• Stored data entries:
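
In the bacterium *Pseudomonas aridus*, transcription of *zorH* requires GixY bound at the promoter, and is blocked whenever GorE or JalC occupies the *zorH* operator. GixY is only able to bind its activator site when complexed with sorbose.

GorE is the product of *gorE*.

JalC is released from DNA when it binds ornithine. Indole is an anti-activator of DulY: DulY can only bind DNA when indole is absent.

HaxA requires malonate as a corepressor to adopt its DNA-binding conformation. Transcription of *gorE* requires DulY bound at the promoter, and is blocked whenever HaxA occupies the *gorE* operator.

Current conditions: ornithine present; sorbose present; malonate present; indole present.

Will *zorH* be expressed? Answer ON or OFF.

ON

Indole is present, so DulY is inactive.
Malonate is present, so HaxA is active.
With repressor HaxA bound, *gorE* is not transcribed.
So GorE is not produced.
Ornithine is present, so JalC is inactive.
Sorbose is present, so GixY is active.
No repressor is bound and GixY is active, so *zorH* is transcribed.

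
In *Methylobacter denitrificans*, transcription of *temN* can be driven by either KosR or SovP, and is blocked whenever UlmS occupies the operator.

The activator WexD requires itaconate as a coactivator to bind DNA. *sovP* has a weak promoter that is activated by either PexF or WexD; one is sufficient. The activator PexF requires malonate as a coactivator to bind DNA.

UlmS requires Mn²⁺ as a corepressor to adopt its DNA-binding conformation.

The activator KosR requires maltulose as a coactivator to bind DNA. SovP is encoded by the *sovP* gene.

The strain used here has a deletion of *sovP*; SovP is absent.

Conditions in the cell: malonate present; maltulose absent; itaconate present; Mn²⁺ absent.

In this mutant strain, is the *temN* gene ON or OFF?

OFF

Maltulose is absent, so KosR is inactive.
Mn²⁺ is absent, so UlmS is inactive.
SovP is non-functional in this strain, so it has no effect.
No activator is available at the *temN* promoter, so *temN* is not transcribed.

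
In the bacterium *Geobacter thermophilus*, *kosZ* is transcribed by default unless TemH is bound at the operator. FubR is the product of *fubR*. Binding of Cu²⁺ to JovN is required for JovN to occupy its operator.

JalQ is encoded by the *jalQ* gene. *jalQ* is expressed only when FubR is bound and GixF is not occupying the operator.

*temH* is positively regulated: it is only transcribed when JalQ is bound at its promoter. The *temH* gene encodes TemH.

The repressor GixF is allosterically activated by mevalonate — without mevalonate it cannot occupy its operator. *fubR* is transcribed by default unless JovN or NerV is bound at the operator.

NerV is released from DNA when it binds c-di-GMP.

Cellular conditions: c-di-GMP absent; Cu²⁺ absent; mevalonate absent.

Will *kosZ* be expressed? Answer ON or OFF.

Cu²⁺ is absent, so JovN is inactive.
c-di-GMP is absent, so NerV is active.
With repressor NerV bound, *fubR* is not transcribed.
So FubR is not produced.
Mevalonate is absent, so GixF is inactive.
Required activator FubR is absent, so *jalQ* is not transcribed.
So JalQ is not produced.
Required activator JalQ is absent, so *temH* is not transcribed.
So TemH is not produced.
With no repressor bound, *kosZ* is transcribed.

ON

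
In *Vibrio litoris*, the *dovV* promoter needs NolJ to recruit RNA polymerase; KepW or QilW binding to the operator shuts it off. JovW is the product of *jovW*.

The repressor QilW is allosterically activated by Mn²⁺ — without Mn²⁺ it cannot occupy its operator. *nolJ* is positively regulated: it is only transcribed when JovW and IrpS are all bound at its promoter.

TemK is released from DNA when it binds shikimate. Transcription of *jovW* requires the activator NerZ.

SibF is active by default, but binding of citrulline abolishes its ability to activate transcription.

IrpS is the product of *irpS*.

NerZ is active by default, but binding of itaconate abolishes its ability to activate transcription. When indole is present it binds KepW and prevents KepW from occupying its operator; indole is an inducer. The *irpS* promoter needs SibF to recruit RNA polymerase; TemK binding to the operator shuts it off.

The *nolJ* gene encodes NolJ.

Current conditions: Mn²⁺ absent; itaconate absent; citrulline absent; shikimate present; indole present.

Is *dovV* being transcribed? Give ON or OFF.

ON

Itaconate is absent, so NerZ is active.
No repressor is bound and NerZ is active, so *jovW* is transcribed.
So JovW is produced and active.
Shikimate is present, so TemK is inactive.
Citrulline is absent, so SibF is active.
No repressor is bound and SibF is active, so *irpS* is transcribed.
So IrpS is produced and active.
No repressor is bound and JovW and IrpS are active, so *nolJ* is transcribed.
So NolJ is produced and active.
Indole is present, so KepW is inactive.
Mn²⁺ is absent, so QilW is inactive.
No repressor is bound and NolJ is active, so *dovV* is transcribed.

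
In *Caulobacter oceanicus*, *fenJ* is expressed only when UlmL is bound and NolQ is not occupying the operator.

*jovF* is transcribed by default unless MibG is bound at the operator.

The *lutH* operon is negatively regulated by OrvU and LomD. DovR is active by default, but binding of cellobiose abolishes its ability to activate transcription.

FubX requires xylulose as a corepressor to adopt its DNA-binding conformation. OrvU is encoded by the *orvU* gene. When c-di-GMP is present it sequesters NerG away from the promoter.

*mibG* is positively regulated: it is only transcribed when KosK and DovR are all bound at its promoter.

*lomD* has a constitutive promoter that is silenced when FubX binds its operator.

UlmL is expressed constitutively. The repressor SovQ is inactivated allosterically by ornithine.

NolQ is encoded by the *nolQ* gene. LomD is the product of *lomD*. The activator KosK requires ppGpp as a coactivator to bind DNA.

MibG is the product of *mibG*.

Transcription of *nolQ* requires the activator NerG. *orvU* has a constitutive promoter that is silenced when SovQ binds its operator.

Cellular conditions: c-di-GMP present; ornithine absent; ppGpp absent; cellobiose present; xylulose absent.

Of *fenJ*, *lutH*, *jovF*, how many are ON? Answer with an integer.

c-di-GMP is present, so NerG is inactive.
Required activator NerG is absent, so *nolQ* is not transcribed.
So NolQ is not produced.
UlmL is produced constitutively and is active.
No repressor is bound and UlmL is active, so *fenJ* is transcribed.
→ *fenJ* is ON.
Ornithine is absent, so SovQ is active.
With repressor SovQ bound, *orvU* is not transcribed.
So OrvU is not produced.
Xylulose is absent, so FubX is inactive.
With no repressor bound, *lomD* is transcribed.
So LomD is produced and active.
With repressor LomD bound, *lutH* is not transcribed.
→ *lutH* is OFF.
ppGpp is absent, so KosK is inactive.
Cellobiose is present, so DovR is inactive.
Required activator KosK is absent, so *mibG* is not transcribed.
So MibG is not produced.
With no repressor bound, *jovF* is transcribed.
→ *jovF* is ON.
2 of the 3 genes are transcribed.

2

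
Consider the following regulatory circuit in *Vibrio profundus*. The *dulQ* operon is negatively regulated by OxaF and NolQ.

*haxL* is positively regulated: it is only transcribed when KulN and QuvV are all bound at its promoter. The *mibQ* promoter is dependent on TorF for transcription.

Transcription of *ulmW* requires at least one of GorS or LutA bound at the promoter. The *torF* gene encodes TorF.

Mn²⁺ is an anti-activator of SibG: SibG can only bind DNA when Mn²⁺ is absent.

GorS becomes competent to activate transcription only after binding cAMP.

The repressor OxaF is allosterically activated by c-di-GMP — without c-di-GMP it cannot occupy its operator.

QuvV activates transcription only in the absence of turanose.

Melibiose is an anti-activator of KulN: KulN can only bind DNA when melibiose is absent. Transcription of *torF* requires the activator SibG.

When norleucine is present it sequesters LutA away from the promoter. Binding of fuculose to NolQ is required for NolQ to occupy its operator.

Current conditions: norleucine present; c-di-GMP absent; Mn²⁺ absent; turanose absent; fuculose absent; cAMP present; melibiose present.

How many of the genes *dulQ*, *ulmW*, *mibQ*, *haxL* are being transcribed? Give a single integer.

3

c-di-GMP is absent, so OxaF is inactive.
Fuculose is absent, so NolQ is inactive.
With no repressor bound, *dulQ* is transcribed.
→ *dulQ* is ON.
cAMP is present, so GorS is active.
Norleucine is present, so LutA is inactive.
Activator GorS is present, so *ulmW* is transcribed.
→ *ulmW* is ON.
Mn²⁺ is absent, so SibG is active.
No repressor is bound and SibG is active, so *torF* is transcribed.
So TorF is produced and active.
No repressor is bound and TorF is active, so *mibQ* is transcribed.
→ *mibQ* is ON.
Melibiose is present, so KulN is inactive.
Turanose is absent, so QuvV is active.
Required activator KulN is absent, so *haxL* is not transcribed.
→ *haxL* is OFF.
3 of the 4 genes are transcribed.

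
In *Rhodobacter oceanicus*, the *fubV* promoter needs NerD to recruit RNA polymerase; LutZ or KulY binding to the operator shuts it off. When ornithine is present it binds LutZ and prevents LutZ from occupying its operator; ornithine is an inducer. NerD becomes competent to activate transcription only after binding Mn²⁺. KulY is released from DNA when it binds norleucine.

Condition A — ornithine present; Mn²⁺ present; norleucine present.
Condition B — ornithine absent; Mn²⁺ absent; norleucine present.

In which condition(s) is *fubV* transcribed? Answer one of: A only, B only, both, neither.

A only

Condition A:
Ornithine is present, so LutZ is inactive.
Mn²⁺ is present, so NerD is active.
Norleucine is present, so KulY is inactive.
No repressor is bound and NerD is active, so *fubV* is transcribed.
→ *fubV* is ON in A.
Condition B:
Ornithine is absent, so LutZ is active.
Mn²⁺ is absent, so NerD is inactive.
Norleucine is present, so KulY is inactive.
With repressor LutZ bound, *fubV* is not transcribed.
→ *fubV* is OFF in B.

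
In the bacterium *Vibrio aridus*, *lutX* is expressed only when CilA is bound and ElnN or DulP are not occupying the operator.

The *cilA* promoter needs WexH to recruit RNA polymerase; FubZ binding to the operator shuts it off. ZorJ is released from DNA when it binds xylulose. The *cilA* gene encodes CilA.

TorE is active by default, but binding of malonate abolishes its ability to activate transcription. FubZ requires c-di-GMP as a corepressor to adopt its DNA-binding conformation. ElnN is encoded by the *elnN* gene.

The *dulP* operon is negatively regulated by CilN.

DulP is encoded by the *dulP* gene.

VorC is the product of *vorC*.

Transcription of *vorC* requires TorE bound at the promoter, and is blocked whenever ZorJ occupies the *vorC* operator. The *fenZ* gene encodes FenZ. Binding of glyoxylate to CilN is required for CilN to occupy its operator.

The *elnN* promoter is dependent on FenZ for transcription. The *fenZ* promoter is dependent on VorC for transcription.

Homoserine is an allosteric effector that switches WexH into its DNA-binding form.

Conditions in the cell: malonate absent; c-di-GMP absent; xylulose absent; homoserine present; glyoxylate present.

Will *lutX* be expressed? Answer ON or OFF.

ON

Xylulose is absent, so ZorJ is active.
Malonate is absent, so TorE is active.
With repressor ZorJ bound, *vorC* is not transcribed.
So VorC is not produced.
Required activator VorC is absent, so *fenZ* is not transcribed.
So FenZ is not produced.
Required activator FenZ is absent, so *elnN* is not transcribed.
So ElnN is not produced.
c-di-GMP is absent, so FubZ is inactive.
Homoserine is present, so WexH is active.
No repressor is bound and WexH is active, so *cilA* is transcribed.
So CilA is produced and active.
Glyoxylate is present, so CilN is active.
With repressor CilN bound, *dulP* is not transcribed.
So DulP is not produced.
No repressor is bound and CilA is active, so *lutX* is transcribed.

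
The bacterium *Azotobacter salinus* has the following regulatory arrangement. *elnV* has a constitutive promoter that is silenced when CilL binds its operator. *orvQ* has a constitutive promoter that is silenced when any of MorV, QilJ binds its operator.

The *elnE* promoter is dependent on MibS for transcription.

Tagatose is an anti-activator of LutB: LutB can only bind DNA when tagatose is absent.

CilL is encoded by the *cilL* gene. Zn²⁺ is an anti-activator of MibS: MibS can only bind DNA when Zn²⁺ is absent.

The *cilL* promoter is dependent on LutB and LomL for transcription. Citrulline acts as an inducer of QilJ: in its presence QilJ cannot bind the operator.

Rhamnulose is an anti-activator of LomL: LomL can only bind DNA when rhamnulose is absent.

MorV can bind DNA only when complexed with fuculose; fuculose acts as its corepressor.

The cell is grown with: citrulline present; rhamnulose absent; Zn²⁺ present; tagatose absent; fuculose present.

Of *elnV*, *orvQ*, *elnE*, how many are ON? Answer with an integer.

Tagatose is absent, so LutB is active.
Rhamnulose is absent, so LomL is active.
No repressor is bound and LutB and LomL are active, so *cilL* is transcribed.
So CilL is produced and active.
With repressor CilL bound, *elnV* is not transcribed.
→ *elnV* is OFF.
Fuculose is present, so MorV is active.
Citrulline is present, so QilJ is inactive.
With repressor MorV bound, *orvQ* is not transcribed.
→ *orvQ* is OFF.
Zn²⁺ is present, so MibS is inactive.
Required activator MibS is absent, so *elnE* is not transcribed.
→ *elnE* is OFF.
0 of the 3 genes are transcribed.

0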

• Task objective:
The lines in the records above that include the word "dependent" must be copied out.

• Exercise result:
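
*haxL* is positively regulated: it is only transcribed when KulN and QuvV are all bound at its promoter. The *mibQ* promoter is dependent on TorF for transcription.
The *elnN* promoter is dependent on FenZ for transcription. The *fenZ* promoter is dependent on VorC for transcription.
The *elnE* promoter is dependent on MibS for transcription.
The *cilL* promoter is dependent on LutB and LomL for transcription. Citrulline acts as an inducer of QilJ: in its presence QilJ cannot bind the operator.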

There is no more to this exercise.